[Collected data entries]
==============================

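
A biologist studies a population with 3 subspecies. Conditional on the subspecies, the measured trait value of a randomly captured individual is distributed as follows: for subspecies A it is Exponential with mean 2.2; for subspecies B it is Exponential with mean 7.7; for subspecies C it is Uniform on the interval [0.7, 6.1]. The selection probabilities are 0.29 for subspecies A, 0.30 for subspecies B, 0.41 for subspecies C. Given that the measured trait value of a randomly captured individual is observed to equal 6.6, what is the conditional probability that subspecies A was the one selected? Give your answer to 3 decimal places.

0.284

Likelihoods f(6.6 | ·): A: 0.0226305; B: 0.0551134; C: 0.
Posterior ∝ prior × likelihood. Numerator for A: 0.29·0.0226305 = 0.00656284.
Normalizing constant: 0.29·0.0226305 + 0.3·0.0551134 + 0.41·0 = 0.0230968.
P(A | observation) = 0.00656284 / 0.0230968 = 0.284144.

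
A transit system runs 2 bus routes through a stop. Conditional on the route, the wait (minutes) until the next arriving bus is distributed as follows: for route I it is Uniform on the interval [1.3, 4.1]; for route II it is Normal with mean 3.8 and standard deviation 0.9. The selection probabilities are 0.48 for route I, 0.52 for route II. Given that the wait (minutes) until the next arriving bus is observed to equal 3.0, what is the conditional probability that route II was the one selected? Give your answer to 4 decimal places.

Likelihoods f(3.0 | ·): I: 0.357143; II: 0.298603.
Posterior ∝ prior × likelihood. Numerator for II: 0.52·0.298603 = 0.155274.
Normalizing constant: 0.48·0.357143 + 0.52·0.298603 = 0.326702.
P(II | observation) = 0.155274 / 0.326702 = 0.475276.

0.4753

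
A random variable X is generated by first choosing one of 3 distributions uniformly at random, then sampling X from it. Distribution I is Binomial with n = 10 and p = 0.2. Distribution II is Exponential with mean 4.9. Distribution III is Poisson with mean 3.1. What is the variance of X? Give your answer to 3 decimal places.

10.999

Per component, I: μ=2, E[X²]=5.6; II: μ=4.9, E[X²]=48.02; III: μ=3.1, E[X²]=12.71.
E[X] = 0.333333·2 + 0.333333·4.9 + 0.333333·3.1 = 3.33333.
E[X²] = 0.333333·5.6 + 0.333333·48.02 + 0.333333·12.71 = 22.11.
Var(X) = E[X²] − (E[X])² = 22.11 − 11.1111 = 10.9989.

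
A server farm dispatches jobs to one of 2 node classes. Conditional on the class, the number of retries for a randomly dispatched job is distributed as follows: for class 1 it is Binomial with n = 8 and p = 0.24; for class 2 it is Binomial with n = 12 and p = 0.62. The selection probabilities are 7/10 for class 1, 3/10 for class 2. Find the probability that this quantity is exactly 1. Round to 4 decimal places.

0.1969

Conditional on each class, P(X = 1): 1: 0.281188; 2: 0.000177498.
By total probability, P(X = 1) = 0.7·0.281188 + 0.3·0.000177498 = 0.196885.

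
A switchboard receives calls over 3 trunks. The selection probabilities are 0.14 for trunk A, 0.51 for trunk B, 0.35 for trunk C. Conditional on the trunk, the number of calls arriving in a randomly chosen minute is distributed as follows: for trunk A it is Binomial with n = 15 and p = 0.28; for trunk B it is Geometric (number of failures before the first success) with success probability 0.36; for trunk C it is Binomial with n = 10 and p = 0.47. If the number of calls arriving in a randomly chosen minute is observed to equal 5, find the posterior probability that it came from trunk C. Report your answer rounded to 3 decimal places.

0.644

Likelihoods P(X=5 | ·): A: 0.193495; B: 0.0386547; C: 0.241696.
Posterior ∝ prior × likelihood. Numerator for C: 0.35·0.241696 = 0.0845935.
Normalizing constant: 0.14·0.193495 + 0.51·0.0386547 + 0.35·0.241696 = 0.131397.
P(C | observation) = 0.0845935 / 0.131397 = 0.643802.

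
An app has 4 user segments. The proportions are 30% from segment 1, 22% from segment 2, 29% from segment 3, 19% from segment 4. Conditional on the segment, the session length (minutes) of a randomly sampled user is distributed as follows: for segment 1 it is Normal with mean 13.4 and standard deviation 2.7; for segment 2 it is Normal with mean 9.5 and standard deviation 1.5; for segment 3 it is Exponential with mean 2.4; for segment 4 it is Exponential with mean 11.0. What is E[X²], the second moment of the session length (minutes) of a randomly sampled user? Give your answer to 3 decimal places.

125.726

For each component E[X²] = Var + (mean)², giving 1: 186.85; 2: 92.5; 3: 11.52; 4: 242.
Overall E[X²] = 0.3·186.85 + 0.22·92.5 + 0.29·11.52 + 0.19·242 = 125.726.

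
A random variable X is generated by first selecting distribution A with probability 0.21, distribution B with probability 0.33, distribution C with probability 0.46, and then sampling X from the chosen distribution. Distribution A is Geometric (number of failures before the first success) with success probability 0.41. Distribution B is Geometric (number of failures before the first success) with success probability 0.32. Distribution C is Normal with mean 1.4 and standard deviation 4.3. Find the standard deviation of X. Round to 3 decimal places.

3.398

Per component, A: μ=1.43902, E[X²]=5.58061; B: μ=2.125, E[X²]=11.1562; C: μ=1.4, E[X²]=20.45.
E[X] = 0.21·1.43902 + 0.33·2.125 + 0.46·1.4 = 1.64745.
E[X²] = 0.21·5.58061 + 0.33·11.1562 + 0.46·20.45 = 14.2605.
Var(X) = E[X²] − (E[X])² = 14.2605 − 2.71408 = 11.5464.
SD(X) = √11.5464 = 3.398.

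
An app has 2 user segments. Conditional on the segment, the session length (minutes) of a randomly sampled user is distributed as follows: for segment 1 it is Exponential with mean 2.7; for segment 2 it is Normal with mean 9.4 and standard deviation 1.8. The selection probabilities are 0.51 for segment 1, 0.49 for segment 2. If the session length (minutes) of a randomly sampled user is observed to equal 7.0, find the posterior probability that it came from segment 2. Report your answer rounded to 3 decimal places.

0.760

Likelihoods f(7.0 | ·): 1: 0.0277133; 2: 0.0911167.
Posterior ∝ prior × likelihood. Numerator for 2: 0.49·0.0911167 = 0.0446472.
Normalizing constant: 0.51·0.0277133 + 0.49·0.0911167 = 0.0587809.
P(2 | observation) = 0.0446472 / 0.0587809 = 0.759552.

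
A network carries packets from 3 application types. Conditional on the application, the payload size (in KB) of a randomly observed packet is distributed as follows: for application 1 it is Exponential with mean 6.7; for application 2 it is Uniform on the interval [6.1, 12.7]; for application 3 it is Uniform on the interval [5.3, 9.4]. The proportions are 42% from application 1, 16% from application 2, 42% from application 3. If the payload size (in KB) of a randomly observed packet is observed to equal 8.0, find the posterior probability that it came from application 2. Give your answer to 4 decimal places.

0.1664

Likelihoods f(8.0 | ·): 1: 0.0452235; 2: 0.151515; 3: 0.243902.
Posterior ∝ prior × likelihood. Numerator for 2: 0.16·0.151515 = 0.0242424.
Normalizing constant: 0.42·0.0452235 + 0.16·0.151515 + 0.42·0.243902 = 0.145675.
P(2 | observation) = 0.0242424 / 0.145675 = 0.166414.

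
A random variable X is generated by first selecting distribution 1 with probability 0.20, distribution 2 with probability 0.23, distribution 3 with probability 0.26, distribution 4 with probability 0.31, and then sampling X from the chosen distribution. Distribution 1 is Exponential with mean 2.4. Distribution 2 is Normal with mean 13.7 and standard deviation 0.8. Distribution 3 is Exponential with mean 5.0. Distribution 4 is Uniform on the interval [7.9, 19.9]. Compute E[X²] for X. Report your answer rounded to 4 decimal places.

122.2350

For each component E[X²] = Var + (mean)², giving 1: 11.52; 2: 188.33; 3: 50; 4: 205.21.
Overall E[X²] = 0.2·11.52 + 0.23·188.33 + 0.26·50 + 0.31·205.21 = 122.235.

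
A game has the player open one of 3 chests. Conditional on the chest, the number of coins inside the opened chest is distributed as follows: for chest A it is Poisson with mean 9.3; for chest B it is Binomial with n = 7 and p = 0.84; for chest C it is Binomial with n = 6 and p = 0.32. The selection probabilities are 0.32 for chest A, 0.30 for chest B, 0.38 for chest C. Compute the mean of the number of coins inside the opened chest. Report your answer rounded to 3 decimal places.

5.470

Component means — A: 9.3; B: 5.88; C: 1.92.
E[X] = 0.32·9.3 + 0.3·5.88 + 0.38·1.92 = 5.4696.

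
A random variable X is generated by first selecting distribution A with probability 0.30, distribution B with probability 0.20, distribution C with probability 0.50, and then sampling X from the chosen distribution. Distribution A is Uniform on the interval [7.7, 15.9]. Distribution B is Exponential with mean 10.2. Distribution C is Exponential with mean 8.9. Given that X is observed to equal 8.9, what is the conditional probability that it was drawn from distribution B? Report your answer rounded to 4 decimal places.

0.1252

Likelihoods f(8.9 | ·): A: 0.121951; B: 0.0409691; C: 0.0413348.
Posterior ∝ prior × likelihood. Numerator for B: 0.2·0.0409691 = 0.00819382.
Normalizing constant: 0.3·0.121951 + 0.2·0.0409691 + 0.5·0.0413348 = 0.0654466.
P(B | observation) = 0.00819382 / 0.0654466 = 0.125199.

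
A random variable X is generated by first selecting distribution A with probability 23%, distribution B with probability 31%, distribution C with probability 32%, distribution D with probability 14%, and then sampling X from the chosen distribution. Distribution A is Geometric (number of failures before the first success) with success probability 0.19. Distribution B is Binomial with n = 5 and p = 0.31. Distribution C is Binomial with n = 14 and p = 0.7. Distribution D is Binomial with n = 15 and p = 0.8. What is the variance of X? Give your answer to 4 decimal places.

23.1857

Per component, A: μ=4.26316, E[X²]=40.6122; B: μ=1.55, E[X²]=3.472; C: μ=9.8, E[X²]=98.98; D: μ=12, E[X²]=146.4.
E[X] = 0.23·4.26316 + 0.31·1.55 + 0.32·9.8 + 0.14·12 = 6.27703.
E[X²] = 0.23·40.6122 + 0.31·3.472 + 0.32·98.98 + 0.14·146.4 = 62.5867.
Var(X) = E[X²] − (E[X])² = 62.5867 − 39.4011 = 23.1857.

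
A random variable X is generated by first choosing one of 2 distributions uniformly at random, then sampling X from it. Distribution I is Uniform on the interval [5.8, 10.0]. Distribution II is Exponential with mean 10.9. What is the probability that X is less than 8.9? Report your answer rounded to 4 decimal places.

Conditional on each component, P(X < 8.9): I: 0.738095; II: 0.55803.
By total probability, P(X < 8.9) = 0.5·0.738095 + 0.5·0.55803 = 0.648063.

0.6481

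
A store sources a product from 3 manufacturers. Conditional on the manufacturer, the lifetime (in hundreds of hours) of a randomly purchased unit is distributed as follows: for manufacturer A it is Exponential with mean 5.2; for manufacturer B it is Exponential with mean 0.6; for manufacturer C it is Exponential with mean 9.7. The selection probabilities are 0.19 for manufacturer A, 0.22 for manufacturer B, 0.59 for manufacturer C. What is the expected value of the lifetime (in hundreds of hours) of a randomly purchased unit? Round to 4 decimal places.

Component means — A: 5.2; B: 0.6; C: 9.7.
E[X] = 0.19·5.2 + 0.22·0.6 + 0.59·9.7 = 6.843.

6.8430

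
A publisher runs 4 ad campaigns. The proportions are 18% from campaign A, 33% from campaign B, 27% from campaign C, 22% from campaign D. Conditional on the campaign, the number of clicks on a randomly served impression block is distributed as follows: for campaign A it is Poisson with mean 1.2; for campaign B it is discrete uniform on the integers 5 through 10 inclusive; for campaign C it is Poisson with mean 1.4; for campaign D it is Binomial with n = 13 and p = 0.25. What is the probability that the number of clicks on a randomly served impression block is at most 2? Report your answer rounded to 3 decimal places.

0.457

Conditional on each campaign, P(X ≤ 2): A: 0.879487; B: 0; C: 0.833498; D: 0.332602.
By total probability, P(X ≤ 2) = 0.18·0.879487 + 0.33·0 + 0.27·0.833498 + 0.22·0.332602 = 0.456524.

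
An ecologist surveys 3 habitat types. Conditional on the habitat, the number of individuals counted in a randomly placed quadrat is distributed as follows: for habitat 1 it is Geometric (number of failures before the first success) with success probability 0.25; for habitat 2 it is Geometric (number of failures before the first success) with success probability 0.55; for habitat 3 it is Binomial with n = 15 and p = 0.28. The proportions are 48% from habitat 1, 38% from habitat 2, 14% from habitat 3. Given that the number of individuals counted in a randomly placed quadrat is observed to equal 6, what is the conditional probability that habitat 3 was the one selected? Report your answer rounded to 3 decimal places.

Likelihoods P(X=6 | ·): 1: 0.0444946; 2: 0.00456707; 3: 0.125414.
Posterior ∝ prior × likelihood. Numerator for 3: 0.14·0.125414 = 0.0175579.
Normalizing constant: 0.48·0.0444946 + 0.38·0.00456707 + 0.14·0.125414 = 0.0406508.
P(3 | observation) = 0.0175579 / 0.0406508 = 0.43192.

0.432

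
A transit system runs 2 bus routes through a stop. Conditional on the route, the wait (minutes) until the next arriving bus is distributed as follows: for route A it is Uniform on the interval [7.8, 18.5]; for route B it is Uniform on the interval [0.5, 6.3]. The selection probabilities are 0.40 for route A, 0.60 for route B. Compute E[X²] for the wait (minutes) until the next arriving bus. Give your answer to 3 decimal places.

For each component E[X²] = Var + (mean)², giving A: 182.463; B: 14.3633.
Overall E[X²] = 0.4·182.463 + 0.6·14.3633 = 81.6033.

81.603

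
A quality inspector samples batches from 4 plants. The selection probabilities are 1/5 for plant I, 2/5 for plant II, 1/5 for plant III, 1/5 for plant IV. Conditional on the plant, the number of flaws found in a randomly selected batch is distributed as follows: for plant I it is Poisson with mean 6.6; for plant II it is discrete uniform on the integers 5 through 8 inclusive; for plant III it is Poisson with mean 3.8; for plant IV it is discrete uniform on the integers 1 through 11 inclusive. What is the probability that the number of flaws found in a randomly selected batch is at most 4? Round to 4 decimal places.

Conditional on each plant, P(X ≤ 4): I: 0.212704; II: 0; III: 0.667844; IV: 0.363636.
By total probability, P(X ≤ 4) = 0.2·0.212704 + 0.4·0 + 0.2·0.667844 + 0.2·0.363636 = 0.248837.

0.2488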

==============================

→ **What to produce**
Starting from the line with "A quality inspector" and ending with the final line of the data, quote every line exactly, both ends included.

→ **Response box**
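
A quality inspector samples batches from 4 plants. The selection probabilities are 1/5 for plant I, 2/5 for plant II, 1/5 for plant III, 1/5 for plant IV. Conditional on the plant, the number of flaws found in a randomly selected batch is distributed as follows: for plant I it is Poisson with mean 6.6; for plant II it is discrete uniform on the integers 5 through 8 inclusive; for plant III it is Poisson with mean 3.8; for plant IV it is discrete uniform on the integers 1 through 11 inclusive. What is the probability that the number of flaws found in a randomly selected batch is at most 4? Round to 4 decimal places.

Conditional on each plant, P(X ≤ 4): I: 0.212704; II: 0; III: 0.667844; IV: 0.363636.
By total probability, P(X ≤ 4) = 0.2·0.212704 + 0.4·0 + 0.2·0.667844 + 0.2·0.363636 = 0.248837.

0.2488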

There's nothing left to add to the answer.